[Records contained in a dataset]

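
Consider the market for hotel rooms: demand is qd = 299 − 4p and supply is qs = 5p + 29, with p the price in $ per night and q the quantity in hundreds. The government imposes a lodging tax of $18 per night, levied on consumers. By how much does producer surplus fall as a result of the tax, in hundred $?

Producer surplus falls by $1272 hundred.

Without the tax, 299 − 4p = 5p + 29 gives 9p = 270, so p* = $30 and q* = 179.
With the tax collected from consumers, demand (in seller-price terms) shifts: qd = 299 − 4(p + 18).
New equilibrium: consumers pay $40, suppliers receive $22, q = 139. (Wedge: pb − ps = 18.)
ΔPS is the trapezoid between Q = 139 and Q = 179 of height $8: ½ · (179 + 139) · 8 = $1272.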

**TASK INSTRUCTIONS:**
Copy all the records above precisely.

**ANSWER:**
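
Consider the market for hotel rooms: demand is qd = 299 − 4p and supply is qs = 5p + 29, with p the price in $ per night and q the quantity in hundreds. The government imposes a lodging tax of $18 per night, levied on consumers. By how much does producer surplus fall as a result of the tax, in hundred $?

Producer surplus falls by $1272 hundred.

Without the tax, 299 − 4p = 5p + 29 gives 9p = 270, so p* = $30 and q* = 179.
With the tax collected from consumers, demand (in seller-price terms) shifts: qd = 299 − 4(p + 18).
New equilibrium: consumers pay $40, suppliers receive $22, q = 139. (Wedge: pb − ps = 18.)
ΔPS is the trapezoid between Q = 139 and Q = 179 of height $8: ½ · (179 + 139) · 8 = $1272.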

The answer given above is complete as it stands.